■ ABOUT THIS TASK
Only the lines below between the ones containing "Count the total number of C=O bonds in the molecule (SMILES" and "How many ether", inclusive, are to be reproduced, each exactly as it stands.

[Collected data entries]
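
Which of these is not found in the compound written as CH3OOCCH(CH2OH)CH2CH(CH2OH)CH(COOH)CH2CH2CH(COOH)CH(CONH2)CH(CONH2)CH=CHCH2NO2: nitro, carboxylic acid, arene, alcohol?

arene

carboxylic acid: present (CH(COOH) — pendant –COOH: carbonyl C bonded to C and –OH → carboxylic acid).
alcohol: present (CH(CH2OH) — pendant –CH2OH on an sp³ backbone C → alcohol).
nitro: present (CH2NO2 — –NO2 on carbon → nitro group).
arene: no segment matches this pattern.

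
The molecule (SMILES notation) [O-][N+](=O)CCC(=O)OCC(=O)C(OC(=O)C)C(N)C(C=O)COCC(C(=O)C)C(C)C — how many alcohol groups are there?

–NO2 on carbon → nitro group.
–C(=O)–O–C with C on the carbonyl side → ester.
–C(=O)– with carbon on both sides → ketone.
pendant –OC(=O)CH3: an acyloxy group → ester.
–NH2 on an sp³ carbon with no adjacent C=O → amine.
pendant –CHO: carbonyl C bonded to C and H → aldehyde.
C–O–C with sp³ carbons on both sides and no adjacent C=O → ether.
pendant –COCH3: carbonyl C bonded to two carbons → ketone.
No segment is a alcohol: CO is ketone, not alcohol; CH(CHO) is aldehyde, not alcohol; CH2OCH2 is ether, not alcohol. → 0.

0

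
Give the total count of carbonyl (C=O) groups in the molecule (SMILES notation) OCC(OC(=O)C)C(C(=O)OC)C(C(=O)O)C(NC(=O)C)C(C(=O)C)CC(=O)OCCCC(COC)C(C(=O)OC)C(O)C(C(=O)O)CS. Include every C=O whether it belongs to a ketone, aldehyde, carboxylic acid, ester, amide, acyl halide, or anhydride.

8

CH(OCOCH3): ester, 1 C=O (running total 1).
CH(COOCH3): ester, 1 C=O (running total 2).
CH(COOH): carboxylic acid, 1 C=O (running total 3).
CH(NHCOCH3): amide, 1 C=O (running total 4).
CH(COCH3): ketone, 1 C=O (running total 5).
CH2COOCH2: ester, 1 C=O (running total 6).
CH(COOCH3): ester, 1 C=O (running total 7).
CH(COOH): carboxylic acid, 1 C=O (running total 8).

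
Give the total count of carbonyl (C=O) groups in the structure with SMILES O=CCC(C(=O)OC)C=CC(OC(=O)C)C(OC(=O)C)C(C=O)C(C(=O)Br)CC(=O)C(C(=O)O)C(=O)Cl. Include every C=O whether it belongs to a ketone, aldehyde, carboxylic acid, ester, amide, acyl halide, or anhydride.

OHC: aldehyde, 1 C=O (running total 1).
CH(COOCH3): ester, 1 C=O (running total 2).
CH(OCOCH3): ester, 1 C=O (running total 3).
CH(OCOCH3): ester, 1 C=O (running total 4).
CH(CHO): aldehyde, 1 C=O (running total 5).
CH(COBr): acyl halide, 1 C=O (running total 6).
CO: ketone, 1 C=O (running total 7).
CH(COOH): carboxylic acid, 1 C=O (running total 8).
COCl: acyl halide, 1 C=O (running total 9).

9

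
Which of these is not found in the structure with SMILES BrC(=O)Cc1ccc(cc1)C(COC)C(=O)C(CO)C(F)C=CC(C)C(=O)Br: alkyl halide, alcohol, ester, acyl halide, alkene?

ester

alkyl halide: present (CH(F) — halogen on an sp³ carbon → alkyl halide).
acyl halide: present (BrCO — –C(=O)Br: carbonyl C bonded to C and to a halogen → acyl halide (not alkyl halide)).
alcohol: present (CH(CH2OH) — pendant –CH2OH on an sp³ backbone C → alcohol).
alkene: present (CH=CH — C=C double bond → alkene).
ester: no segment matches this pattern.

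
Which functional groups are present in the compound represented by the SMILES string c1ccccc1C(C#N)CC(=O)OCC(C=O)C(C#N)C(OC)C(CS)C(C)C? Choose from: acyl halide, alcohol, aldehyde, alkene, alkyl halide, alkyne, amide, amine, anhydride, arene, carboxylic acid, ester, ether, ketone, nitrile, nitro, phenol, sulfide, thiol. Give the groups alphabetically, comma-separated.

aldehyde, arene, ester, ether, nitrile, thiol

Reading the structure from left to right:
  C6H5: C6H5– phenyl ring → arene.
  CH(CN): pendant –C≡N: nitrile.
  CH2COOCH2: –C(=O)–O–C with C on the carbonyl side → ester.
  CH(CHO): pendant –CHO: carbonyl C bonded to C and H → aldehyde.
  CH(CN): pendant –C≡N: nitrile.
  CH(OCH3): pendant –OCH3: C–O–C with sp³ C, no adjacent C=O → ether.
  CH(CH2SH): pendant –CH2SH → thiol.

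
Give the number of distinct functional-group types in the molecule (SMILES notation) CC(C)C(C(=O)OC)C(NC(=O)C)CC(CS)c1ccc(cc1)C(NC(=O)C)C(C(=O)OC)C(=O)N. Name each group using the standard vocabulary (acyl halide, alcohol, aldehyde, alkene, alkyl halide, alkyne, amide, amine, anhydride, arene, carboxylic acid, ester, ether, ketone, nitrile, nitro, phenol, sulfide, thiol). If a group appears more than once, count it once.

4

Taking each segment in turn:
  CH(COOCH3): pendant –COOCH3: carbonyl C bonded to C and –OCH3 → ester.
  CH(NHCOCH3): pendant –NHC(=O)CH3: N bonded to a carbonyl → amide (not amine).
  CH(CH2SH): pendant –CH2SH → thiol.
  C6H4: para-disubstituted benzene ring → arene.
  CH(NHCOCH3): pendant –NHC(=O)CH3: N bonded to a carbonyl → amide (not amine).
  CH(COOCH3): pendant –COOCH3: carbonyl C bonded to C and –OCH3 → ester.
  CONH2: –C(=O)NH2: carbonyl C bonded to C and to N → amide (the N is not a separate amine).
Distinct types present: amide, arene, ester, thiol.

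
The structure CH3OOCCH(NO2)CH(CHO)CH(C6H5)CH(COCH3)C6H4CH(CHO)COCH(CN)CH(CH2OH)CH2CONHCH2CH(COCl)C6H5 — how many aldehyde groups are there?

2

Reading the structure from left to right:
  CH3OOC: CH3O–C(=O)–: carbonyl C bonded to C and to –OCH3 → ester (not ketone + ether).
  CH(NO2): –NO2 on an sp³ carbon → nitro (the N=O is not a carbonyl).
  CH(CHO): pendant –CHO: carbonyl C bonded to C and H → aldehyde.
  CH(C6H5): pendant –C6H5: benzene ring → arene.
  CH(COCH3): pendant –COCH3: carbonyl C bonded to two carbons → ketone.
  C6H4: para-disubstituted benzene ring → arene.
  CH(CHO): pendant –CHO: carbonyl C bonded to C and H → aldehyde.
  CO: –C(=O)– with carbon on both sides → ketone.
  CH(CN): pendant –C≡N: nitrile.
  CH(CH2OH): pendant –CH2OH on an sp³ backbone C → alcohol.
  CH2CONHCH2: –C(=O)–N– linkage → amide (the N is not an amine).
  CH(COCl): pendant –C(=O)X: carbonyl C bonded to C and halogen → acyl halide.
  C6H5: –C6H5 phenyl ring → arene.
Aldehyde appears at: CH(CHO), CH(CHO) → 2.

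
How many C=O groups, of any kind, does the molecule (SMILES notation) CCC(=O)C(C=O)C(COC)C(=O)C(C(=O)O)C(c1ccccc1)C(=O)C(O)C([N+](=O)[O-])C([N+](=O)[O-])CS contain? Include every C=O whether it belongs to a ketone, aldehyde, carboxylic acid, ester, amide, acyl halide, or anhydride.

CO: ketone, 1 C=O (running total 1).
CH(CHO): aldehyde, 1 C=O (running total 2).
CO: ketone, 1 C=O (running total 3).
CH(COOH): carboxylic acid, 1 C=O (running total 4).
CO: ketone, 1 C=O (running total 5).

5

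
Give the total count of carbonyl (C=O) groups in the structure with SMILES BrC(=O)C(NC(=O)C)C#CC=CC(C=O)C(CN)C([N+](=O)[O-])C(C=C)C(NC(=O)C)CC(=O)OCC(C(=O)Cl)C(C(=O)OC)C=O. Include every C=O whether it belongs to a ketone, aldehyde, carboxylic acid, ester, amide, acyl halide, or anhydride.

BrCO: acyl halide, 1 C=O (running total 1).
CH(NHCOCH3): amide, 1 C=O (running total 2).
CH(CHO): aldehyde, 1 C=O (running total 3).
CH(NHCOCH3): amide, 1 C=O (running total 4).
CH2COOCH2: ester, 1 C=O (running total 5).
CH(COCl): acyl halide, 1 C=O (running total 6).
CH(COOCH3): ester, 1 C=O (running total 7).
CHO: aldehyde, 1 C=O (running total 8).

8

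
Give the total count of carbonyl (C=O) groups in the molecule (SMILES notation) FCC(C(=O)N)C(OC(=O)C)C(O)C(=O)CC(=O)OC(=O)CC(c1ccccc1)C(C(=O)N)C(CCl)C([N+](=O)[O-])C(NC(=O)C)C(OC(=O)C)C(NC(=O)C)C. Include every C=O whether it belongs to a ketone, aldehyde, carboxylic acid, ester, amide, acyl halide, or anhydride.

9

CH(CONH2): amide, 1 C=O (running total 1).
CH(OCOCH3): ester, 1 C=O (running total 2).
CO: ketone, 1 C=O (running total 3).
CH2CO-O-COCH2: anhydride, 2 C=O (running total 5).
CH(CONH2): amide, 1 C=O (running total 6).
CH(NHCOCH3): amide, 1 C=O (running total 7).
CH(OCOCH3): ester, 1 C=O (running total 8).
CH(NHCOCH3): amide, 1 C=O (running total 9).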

* * *

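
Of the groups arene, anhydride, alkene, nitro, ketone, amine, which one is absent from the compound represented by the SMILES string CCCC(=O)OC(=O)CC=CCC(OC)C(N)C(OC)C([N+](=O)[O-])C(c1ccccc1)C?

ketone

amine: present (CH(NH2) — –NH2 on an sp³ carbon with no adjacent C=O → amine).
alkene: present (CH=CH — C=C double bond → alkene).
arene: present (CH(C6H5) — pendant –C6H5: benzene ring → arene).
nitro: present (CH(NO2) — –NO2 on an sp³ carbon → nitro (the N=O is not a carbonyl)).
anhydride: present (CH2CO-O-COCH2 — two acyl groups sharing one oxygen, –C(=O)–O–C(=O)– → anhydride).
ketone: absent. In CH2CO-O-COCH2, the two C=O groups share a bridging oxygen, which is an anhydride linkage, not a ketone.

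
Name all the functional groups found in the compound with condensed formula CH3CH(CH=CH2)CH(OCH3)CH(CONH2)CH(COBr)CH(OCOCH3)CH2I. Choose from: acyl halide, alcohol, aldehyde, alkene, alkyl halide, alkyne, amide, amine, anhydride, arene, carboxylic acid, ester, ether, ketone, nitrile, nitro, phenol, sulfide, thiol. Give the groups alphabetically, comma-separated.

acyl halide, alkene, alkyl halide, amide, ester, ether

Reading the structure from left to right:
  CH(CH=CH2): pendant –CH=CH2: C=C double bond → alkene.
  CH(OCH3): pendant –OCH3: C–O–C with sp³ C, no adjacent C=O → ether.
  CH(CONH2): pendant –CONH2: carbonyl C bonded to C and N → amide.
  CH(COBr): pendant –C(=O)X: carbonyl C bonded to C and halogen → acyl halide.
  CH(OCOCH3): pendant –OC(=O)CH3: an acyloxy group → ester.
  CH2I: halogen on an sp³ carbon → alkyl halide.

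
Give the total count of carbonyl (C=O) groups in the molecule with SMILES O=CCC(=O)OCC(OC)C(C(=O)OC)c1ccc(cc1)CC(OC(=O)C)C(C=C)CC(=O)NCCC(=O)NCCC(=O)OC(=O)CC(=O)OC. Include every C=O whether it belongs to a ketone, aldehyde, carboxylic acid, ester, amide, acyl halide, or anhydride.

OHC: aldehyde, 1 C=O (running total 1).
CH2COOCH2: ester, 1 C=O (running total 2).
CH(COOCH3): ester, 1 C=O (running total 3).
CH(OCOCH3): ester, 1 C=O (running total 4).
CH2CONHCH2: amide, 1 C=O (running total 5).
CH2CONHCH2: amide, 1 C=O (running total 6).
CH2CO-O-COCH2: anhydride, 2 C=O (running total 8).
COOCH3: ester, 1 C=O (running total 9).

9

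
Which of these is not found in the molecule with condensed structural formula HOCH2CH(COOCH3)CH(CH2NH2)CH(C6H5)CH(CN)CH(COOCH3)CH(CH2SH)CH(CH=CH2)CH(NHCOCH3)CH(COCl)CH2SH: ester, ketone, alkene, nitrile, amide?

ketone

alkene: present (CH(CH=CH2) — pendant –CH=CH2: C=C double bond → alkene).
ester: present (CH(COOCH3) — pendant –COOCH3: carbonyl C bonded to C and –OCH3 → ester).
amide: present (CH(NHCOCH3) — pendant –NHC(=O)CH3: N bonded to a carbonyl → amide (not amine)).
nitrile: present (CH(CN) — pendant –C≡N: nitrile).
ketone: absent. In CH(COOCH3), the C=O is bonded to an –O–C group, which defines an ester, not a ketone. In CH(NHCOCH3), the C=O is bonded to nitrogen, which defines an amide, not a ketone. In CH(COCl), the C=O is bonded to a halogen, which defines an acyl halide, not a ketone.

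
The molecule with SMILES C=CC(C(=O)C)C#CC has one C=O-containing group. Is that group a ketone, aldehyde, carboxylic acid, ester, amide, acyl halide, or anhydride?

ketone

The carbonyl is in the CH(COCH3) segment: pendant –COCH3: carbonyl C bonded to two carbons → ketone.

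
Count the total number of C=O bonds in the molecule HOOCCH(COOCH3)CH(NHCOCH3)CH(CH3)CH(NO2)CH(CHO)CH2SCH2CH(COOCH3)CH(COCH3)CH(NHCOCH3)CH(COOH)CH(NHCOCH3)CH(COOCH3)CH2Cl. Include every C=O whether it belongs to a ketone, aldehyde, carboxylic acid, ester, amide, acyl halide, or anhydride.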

* * *

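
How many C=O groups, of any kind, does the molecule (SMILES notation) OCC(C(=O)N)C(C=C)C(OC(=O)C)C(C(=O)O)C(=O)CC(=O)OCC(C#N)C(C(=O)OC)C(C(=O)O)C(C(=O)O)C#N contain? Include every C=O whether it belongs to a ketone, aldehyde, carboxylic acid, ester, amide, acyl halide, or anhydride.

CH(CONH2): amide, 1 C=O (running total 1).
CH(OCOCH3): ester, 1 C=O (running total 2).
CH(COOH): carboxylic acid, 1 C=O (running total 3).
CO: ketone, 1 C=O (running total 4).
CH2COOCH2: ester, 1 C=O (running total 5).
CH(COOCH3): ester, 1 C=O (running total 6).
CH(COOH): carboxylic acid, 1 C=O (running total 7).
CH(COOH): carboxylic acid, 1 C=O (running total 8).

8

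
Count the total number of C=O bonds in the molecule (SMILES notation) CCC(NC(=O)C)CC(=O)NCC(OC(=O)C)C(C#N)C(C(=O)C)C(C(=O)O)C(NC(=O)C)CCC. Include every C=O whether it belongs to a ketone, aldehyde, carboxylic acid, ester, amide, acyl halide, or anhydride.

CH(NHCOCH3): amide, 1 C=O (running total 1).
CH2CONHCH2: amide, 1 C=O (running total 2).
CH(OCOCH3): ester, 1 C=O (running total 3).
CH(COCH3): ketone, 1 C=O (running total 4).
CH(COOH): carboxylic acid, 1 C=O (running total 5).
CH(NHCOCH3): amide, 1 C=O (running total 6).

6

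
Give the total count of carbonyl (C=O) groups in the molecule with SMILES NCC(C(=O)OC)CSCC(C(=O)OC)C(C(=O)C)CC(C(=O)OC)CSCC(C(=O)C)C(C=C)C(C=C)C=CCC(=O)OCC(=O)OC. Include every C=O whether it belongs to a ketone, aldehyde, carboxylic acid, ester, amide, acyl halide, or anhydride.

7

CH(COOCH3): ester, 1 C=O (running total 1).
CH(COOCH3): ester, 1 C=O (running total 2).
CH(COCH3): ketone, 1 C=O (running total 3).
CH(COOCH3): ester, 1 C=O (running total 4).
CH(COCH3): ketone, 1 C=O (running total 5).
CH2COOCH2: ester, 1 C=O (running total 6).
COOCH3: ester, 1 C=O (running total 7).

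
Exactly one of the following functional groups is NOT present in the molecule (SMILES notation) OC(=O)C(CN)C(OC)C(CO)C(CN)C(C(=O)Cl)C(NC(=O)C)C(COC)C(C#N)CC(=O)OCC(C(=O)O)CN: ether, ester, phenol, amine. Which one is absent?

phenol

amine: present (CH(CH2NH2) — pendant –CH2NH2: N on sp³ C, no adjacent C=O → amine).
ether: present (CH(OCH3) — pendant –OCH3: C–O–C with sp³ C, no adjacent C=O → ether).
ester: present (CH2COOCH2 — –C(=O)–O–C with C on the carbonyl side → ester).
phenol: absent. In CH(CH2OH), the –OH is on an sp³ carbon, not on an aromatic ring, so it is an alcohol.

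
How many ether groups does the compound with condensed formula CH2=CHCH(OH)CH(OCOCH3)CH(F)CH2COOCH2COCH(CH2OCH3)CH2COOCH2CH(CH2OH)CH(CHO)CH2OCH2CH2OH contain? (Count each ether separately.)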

■ COMPLETED TASK
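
Count the total number of C=O bonds in the molecule (SMILES notation) CCC(NC(=O)C)CC(=O)NCC(OC(=O)C)C(C#N)C(C(=O)C)C(C(=O)O)C(NC(=O)C)CCC. Include every C=O whether it belongs to a ketone, aldehyde, carboxylic acid, ester, amide, acyl halide, or anhydride.

CH(NHCOCH3): amide, 1 C=O (running total 1).
CH2CONHCH2: amide, 1 C=O (running total 2).
CH(OCOCH3): ester, 1 C=O (running total 3).
CH(COCH3): ketone, 1 C=O (running total 4).
CH(COOH): carboxylic acid, 1 C=O (running total 5).
CH(NHCOCH3): amide, 1 C=O (running total 6).

6

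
Give the total count of carbonyl (C=O) groups in the molecule with SMILES NCC(C(=O)OC)CSCC(C(=O)OC)C(C(=O)C)CC(C(=O)OC)CSCC(C(=O)C)C(C=C)C(C=C)C=CCC(=O)OCC(=O)OC. Include every C=O whether it belongs to a ketone, aldehyde, carboxylic acid, ester, amide, acyl halide, or anhydride.

7

CH(COOCH3): ester, 1 C=O (running total 1).
CH(COOCH3): ester, 1 C=O (running total 2).
CH(COCH3): ketone, 1 C=O (running total 3).
CH(COOCH3): ester, 1 C=O (running total 4).
CH(COCH3): ketone, 1 C=O (running total 5).
CH2COOCH2: ester, 1 C=O (running total 6).
COOCH3: ester, 1 C=O (running total 7).

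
Exactly one of the following functional groups is NOT present in the molecule (SMILES notation) OC(=O)C(CN)C(OC)C(CO)C(CN)C(C(=O)Cl)C(NC(=O)C)C(COC)C(C#N)CC(=O)OCC(C(=O)O)CN: ether, ester, phenol, amine. Which one is absent?

phenol

amine: present (CH(CH2NH2) — pendant –CH2NH2: N on sp³ C, no adjacent C=O → amine).
ether: present (CH(OCH3) — pendant –OCH3: C–O–C with sp³ C, no adjacent C=O → ether).
ester: present (CH2COOCH2 — –C(=O)–O–C with C on the carbonyl side → ester).
phenol: absent. In CH(CH2OH), the –OH is on an sp³ carbon, not on an aromatic ring, so it is an alcohol.

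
How many ether groups does the compound with condensed formula CH2=CHCH(OH)CH(OCOCH3)CH(F)CH2COOCH2COCH(CH2OCH3)CH2COOCH2CH(CH2OH)CH(CHO)CH2OCH2CH2OH contain? (Count each ether separately.)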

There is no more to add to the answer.